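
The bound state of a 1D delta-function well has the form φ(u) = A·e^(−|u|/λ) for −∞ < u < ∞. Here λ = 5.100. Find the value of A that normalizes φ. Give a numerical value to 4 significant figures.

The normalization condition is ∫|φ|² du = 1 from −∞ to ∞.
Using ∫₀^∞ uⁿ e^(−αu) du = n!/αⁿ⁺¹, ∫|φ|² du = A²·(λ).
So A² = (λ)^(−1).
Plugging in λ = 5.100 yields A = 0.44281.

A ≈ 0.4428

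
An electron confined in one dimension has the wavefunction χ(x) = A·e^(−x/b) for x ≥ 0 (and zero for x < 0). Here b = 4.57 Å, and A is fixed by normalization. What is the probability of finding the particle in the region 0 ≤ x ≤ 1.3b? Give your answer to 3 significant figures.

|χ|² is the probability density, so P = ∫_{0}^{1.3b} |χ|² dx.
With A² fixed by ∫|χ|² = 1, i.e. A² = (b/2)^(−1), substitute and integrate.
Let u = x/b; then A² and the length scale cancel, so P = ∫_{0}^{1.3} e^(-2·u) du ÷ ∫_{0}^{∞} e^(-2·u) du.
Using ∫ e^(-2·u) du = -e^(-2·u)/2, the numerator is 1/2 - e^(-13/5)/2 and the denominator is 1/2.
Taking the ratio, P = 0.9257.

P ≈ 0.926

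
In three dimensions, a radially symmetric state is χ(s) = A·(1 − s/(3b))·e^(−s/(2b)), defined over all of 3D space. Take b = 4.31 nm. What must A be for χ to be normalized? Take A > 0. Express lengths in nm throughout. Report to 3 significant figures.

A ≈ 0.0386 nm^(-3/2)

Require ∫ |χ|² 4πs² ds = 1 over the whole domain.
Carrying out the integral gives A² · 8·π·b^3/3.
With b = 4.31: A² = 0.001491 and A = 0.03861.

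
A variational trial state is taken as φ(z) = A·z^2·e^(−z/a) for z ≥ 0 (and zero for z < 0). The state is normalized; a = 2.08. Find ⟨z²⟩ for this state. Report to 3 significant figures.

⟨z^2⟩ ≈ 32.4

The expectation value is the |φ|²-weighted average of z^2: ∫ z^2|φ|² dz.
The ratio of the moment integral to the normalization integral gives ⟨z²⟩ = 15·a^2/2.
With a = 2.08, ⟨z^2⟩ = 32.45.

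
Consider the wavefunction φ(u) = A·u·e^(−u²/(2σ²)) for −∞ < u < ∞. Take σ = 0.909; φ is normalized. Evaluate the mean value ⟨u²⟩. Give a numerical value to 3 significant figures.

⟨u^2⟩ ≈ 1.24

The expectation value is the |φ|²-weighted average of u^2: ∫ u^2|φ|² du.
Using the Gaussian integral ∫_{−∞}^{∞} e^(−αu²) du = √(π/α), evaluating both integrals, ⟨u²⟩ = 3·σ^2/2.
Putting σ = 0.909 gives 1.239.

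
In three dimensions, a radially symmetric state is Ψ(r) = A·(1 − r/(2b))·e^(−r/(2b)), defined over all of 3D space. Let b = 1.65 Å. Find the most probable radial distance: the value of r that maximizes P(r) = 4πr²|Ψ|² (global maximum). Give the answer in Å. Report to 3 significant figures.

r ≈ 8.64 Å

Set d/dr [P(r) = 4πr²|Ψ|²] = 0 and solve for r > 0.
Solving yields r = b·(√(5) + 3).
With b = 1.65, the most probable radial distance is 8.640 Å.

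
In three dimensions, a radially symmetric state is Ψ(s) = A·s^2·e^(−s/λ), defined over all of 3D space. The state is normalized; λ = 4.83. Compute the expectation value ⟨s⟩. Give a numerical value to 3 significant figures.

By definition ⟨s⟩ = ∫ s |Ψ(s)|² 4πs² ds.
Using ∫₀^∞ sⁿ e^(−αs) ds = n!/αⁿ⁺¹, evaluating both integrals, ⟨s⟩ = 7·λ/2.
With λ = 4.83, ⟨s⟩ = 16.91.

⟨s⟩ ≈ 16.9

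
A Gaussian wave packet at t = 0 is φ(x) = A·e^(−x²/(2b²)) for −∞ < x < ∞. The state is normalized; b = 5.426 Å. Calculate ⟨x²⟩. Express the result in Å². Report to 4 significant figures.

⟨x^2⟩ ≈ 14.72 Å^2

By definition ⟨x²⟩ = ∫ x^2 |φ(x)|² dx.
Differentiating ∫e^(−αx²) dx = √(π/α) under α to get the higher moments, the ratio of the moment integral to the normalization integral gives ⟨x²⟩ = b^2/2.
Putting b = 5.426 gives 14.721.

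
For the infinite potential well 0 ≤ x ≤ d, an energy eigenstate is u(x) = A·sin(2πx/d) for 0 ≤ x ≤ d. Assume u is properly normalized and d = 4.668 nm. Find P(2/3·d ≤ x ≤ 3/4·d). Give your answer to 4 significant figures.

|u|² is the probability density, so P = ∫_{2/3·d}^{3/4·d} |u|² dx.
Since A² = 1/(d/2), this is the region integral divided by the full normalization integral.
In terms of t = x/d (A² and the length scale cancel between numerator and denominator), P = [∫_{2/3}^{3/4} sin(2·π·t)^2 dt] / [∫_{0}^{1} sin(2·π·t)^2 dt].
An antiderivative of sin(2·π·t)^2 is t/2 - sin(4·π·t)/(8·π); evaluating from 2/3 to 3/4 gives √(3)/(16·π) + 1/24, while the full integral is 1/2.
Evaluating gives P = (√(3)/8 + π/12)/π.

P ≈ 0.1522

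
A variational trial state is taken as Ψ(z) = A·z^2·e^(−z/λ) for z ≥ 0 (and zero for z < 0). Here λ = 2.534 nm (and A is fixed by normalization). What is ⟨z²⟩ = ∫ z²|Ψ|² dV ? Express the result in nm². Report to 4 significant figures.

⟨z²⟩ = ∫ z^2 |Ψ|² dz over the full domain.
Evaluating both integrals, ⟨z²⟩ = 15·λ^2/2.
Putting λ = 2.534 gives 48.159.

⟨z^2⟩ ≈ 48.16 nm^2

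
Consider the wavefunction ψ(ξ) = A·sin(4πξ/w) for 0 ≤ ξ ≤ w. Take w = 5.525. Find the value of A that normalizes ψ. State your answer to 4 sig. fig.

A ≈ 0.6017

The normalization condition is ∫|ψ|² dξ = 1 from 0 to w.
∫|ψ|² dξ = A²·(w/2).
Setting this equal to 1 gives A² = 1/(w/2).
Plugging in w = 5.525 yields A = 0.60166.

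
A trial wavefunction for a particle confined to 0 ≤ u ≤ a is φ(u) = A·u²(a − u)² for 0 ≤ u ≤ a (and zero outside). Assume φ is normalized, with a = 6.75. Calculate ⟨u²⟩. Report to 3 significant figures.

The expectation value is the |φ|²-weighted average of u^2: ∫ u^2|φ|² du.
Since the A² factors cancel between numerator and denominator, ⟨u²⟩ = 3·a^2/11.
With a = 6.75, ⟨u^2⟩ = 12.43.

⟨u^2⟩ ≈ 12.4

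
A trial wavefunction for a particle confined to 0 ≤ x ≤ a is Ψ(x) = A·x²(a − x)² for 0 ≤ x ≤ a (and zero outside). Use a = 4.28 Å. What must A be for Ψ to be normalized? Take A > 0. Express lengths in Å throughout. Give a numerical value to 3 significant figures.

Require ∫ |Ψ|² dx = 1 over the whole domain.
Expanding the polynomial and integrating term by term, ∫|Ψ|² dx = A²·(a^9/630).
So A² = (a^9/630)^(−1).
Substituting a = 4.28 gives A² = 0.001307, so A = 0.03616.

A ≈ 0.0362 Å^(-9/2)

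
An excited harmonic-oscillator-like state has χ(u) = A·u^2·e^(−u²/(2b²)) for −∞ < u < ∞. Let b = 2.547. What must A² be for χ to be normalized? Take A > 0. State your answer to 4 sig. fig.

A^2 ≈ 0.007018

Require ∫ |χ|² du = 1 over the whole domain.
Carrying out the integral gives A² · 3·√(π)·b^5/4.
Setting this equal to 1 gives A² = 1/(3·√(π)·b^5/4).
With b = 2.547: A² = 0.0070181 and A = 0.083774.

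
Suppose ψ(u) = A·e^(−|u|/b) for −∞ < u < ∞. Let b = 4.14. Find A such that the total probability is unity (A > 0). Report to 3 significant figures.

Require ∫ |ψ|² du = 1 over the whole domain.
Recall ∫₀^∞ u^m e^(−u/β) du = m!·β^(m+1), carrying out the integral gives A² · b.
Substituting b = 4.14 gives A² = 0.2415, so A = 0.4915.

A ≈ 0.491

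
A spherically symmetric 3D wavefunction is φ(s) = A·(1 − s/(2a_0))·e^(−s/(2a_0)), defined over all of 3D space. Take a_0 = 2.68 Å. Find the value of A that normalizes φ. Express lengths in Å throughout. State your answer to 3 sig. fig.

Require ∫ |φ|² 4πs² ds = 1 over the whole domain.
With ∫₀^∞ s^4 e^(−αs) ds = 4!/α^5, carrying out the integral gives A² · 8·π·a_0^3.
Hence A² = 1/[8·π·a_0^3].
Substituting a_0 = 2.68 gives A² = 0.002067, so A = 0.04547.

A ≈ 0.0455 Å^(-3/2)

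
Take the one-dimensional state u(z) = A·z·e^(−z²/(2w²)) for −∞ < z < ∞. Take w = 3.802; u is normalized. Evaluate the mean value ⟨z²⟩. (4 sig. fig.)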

----------

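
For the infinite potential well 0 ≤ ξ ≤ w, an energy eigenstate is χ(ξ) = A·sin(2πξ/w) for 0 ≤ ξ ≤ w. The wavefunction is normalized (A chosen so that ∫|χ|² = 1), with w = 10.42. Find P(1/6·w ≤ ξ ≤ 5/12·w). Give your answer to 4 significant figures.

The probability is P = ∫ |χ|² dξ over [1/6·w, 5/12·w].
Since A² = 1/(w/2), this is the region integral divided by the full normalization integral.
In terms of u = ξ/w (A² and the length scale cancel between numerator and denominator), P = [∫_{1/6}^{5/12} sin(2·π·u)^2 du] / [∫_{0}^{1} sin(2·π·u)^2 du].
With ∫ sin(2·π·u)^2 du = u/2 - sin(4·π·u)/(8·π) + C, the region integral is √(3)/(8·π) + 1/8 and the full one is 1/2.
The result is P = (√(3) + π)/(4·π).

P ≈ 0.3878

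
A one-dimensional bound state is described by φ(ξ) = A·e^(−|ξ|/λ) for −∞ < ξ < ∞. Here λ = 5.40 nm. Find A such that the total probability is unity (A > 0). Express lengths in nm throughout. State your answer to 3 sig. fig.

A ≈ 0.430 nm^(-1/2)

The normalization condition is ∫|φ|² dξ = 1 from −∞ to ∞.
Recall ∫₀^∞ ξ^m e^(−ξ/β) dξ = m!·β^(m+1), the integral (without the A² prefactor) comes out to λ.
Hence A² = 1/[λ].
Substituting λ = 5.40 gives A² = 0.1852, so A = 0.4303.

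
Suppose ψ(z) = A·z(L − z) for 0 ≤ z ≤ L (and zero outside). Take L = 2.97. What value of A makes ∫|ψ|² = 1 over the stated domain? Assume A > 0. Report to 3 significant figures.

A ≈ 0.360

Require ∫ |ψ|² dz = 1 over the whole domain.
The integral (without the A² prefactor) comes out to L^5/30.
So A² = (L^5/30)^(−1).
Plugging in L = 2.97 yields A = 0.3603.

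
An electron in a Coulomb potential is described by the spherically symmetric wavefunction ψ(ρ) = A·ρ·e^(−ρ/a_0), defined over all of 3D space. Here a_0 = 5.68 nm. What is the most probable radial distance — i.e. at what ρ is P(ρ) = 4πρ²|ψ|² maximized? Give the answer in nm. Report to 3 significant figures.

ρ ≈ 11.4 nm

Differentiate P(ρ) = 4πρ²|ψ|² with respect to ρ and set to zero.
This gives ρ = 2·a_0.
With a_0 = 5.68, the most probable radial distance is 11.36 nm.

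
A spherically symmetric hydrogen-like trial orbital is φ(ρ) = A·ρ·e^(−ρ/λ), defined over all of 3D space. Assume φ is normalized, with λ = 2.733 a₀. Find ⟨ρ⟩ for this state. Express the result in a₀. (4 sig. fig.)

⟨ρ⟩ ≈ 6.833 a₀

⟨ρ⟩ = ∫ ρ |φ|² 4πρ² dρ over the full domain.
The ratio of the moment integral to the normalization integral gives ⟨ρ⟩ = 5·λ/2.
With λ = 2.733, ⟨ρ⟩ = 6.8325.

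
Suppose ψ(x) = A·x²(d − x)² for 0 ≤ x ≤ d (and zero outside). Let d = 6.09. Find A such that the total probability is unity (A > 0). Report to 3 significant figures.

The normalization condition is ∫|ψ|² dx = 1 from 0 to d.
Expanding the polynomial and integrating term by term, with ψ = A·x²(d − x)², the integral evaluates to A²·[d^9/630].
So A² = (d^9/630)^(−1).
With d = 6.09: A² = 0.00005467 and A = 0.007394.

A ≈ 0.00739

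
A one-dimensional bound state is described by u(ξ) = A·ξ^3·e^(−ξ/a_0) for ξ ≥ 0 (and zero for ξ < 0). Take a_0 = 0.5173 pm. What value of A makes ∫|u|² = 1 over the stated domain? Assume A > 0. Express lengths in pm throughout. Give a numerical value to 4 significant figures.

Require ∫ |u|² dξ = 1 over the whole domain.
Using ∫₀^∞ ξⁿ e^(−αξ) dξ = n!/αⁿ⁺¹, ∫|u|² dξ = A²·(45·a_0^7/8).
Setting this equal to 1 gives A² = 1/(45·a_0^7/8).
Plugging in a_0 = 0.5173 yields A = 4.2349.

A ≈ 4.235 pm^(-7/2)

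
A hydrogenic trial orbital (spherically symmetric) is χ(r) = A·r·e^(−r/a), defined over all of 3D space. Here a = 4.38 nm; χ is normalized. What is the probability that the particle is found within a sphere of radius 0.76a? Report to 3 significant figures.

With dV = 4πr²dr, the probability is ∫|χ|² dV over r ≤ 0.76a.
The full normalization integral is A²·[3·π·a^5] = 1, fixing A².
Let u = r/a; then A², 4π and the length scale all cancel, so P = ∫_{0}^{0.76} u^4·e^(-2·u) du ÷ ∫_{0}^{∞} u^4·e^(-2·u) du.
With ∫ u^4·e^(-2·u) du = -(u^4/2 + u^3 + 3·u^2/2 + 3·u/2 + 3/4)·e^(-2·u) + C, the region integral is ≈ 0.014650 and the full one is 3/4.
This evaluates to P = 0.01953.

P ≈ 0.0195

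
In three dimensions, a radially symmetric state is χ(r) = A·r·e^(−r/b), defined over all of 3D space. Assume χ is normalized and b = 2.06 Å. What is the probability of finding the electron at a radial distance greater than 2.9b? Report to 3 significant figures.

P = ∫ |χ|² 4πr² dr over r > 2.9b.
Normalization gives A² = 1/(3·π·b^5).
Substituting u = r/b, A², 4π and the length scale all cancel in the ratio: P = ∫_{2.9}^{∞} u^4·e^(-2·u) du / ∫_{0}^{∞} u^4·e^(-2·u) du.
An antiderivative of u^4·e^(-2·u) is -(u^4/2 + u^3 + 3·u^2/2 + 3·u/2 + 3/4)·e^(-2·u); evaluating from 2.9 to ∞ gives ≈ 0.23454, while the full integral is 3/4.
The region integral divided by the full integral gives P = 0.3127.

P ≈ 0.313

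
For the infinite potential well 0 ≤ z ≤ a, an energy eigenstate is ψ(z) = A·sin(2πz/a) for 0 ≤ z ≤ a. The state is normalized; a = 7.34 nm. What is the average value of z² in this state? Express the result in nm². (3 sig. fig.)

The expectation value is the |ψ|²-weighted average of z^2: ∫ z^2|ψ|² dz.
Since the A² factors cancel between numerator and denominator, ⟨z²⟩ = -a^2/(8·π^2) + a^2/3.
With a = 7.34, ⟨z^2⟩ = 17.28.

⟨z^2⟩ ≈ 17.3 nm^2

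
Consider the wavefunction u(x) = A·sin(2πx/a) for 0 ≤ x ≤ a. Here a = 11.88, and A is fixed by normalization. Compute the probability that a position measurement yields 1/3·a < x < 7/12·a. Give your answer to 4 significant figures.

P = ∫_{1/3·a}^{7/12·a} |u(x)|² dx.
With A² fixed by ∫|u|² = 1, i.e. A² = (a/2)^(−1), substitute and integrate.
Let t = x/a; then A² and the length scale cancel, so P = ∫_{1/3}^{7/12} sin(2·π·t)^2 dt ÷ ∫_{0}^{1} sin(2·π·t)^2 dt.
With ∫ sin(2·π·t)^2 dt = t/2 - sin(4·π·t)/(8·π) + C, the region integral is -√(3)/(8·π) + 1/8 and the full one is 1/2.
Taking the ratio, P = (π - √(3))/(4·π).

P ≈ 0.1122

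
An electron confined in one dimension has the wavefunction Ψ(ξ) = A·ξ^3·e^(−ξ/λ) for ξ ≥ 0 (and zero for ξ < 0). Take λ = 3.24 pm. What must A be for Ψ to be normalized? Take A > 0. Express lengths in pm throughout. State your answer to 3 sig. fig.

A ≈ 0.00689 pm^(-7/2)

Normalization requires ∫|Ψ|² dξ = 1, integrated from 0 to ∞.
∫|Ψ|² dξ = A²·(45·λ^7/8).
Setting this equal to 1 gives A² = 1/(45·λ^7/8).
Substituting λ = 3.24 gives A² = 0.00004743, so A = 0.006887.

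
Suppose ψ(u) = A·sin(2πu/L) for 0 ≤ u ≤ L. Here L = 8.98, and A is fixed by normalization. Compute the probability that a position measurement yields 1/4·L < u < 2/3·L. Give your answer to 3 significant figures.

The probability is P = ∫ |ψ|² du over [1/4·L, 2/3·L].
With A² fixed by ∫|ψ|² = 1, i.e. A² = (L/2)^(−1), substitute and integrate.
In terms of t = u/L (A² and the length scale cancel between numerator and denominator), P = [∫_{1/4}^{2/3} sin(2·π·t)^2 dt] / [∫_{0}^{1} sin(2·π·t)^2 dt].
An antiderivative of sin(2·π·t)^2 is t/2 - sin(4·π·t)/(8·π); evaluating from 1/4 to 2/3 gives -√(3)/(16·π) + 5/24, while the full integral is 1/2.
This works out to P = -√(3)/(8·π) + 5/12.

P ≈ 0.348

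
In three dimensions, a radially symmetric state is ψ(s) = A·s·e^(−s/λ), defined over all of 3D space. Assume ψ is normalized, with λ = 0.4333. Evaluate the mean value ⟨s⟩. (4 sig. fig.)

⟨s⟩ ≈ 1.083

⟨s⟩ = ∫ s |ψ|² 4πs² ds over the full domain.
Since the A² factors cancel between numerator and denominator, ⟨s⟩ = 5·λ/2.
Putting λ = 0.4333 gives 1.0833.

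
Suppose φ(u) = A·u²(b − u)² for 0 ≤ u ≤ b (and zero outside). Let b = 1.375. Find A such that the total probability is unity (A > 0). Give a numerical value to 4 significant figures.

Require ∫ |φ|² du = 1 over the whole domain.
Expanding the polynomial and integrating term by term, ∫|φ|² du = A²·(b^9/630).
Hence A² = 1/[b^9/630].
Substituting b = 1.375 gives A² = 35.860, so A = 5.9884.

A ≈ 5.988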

----------

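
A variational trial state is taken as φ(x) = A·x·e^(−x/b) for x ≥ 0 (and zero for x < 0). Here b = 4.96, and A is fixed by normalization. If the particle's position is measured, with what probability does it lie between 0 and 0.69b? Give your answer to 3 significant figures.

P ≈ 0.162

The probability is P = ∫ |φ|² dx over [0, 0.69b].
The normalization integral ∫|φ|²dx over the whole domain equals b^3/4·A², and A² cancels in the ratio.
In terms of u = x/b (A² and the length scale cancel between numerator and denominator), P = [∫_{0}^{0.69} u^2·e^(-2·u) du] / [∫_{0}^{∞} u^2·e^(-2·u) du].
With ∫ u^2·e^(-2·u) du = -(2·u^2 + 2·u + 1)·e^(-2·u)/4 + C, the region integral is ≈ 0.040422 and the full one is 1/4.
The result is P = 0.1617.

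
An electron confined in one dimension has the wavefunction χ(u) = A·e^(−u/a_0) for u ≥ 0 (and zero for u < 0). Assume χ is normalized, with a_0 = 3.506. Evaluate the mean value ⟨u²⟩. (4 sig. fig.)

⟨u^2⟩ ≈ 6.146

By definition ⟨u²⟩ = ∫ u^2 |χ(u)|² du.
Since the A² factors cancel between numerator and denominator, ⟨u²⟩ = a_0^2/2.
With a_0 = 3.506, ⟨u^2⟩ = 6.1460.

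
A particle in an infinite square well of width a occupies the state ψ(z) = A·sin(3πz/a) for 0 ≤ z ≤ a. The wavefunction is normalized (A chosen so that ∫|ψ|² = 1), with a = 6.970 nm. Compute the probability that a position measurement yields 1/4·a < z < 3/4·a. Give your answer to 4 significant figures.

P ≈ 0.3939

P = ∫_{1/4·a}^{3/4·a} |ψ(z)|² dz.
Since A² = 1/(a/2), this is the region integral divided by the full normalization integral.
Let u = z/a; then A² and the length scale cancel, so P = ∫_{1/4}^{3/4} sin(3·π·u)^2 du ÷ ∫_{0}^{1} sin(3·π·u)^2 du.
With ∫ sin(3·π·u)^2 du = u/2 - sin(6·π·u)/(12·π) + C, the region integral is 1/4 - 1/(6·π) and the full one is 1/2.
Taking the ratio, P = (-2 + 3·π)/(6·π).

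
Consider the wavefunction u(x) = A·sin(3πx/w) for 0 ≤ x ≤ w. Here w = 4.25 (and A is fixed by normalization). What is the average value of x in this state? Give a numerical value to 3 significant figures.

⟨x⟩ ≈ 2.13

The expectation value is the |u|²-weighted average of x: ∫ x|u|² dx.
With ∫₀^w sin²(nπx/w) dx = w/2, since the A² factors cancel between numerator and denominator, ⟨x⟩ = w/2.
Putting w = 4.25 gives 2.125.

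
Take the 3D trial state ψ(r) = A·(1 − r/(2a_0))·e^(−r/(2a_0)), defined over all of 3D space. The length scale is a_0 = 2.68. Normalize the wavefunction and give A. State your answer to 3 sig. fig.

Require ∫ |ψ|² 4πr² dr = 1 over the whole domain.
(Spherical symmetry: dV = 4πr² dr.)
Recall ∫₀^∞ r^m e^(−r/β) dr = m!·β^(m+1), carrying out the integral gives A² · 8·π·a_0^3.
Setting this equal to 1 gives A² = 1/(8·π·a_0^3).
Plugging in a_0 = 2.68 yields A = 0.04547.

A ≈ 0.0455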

----------

Taking the records above, retype every line from the one with "Suppose ψ(u) = A·e^(−|u|/b)" down to the one with "Take the one-dimensional", exactly and with nothing else.

> _Task result_:
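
Suppose ψ(u) = A·e^(−|u|/b) for −∞ < u < ∞. Let b = 4.14. Find A such that the total probability is unity (A > 0). Report to 3 significant figures.

Require ∫ |ψ|² du = 1 over the whole domain.
Recall ∫₀^∞ u^m e^(−u/β) du = m!·β^(m+1), carrying out the integral gives A² · b.
Substituting b = 4.14 gives A² = 0.2415, so A = 0.4915.

A ≈ 0.491

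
A spherically symmetric 3D wavefunction is φ(s) = A·(1 − s/(2a_0))·e^(−s/(2a_0)), defined over all of 3D space. Take a_0 = 2.68 Å. Find the value of A that normalizes φ. Express lengths in Å throughout. State your answer to 3 sig. fig.

Require ∫ |φ|² 4πs² ds = 1 over the whole domain.
With ∫₀^∞ s^4 e^(−αs) ds = 4!/α^5, carrying out the integral gives A² · 8·π·a_0^3.
Hence A² = 1/[8·π·a_0^3].
Substituting a_0 = 2.68 gives A² = 0.002067, so A = 0.04547.

A ≈ 0.0455 Å^(-3/2)

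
Take the one-dimensional state u(z) = A·z·e^(−z²/(2w²)) for −∞ < z < ∞. Take w = 3.802; u is normalized. Evaluate the mean value ⟨z²⟩. (4 sig. fig.)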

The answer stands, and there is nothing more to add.